• [Work instruction]: Once the line with "owners | 552.2 |" is found in the data, output it and each following line exactly, up to and including the line with "countries | 146.2 |", and nothing before or after.

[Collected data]
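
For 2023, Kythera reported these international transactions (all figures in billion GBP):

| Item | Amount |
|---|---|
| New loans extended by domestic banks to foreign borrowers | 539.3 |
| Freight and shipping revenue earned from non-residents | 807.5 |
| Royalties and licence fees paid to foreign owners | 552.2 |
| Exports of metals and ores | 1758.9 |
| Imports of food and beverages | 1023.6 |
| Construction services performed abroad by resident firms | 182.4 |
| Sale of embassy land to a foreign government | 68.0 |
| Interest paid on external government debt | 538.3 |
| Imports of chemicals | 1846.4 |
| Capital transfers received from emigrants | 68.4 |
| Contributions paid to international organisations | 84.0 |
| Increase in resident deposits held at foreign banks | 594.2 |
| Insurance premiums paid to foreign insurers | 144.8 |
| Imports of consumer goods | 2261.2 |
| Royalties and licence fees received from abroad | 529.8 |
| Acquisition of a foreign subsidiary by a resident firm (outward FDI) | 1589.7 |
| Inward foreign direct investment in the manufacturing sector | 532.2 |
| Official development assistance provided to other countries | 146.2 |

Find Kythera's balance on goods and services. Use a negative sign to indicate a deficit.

Goods: -1846.4 + 1758.9 - 2261.2 - 1023.6 = -3372.3
Services: -552.2 - 144.8 + 182.4 + 529.8 + 807.5 = 822.7
Trade balance = -3372.3 + 822.7 = -2549.6
(Excluded from the trade balance — financial account: new loans extended by domestic banks to foreign borrowers 539.3, increase in resident deposits held at foreign banks 594.2, acquisition of a foreign subsidiary by a resident firm (outward FDI) 1589.7, inward foreign direct investment in the manufacturing sector 532.2; capital account: sale of embassy land to a foreign government 68.0, capital transfers received from emigrants 68.4; primary income: interest paid on external government debt 538.3; secondary income: contributions paid to international organisations 84.0, official development assistance provided to other countries 146.2.)

-2549.6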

• [Response below]:
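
| Royalties and licence fees paid to foreign owners | 552.2 |
| Exports of metals and ores | 1758.9 |
| Imports of food and beverages | 1023.6 |
| Construction services performed abroad by resident firms | 182.4 |
| Sale of embassy land to a foreign government | 68.0 |
| Interest paid on external government debt | 538.3 |
| Imports of chemicals | 1846.4 |
| Capital transfers received from emigrants | 68.4 |
| Contributions paid to international organisations | 84.0 |
| Increase in resident deposits held at foreign banks | 594.2 |
| Insurance premiums paid to foreign insurers | 144.8 |
| Imports of consumer goods | 2261.2 |
| Royalties and licence fees received from abroad | 529.8 |
| Acquisition of a foreign subsidiary by a resident firm (outward FDI) | 1589.7 |
| Inward foreign direct investment in the manufacturing sector | 532.2 |
| Official development assistance provided to other countries | 146.2 |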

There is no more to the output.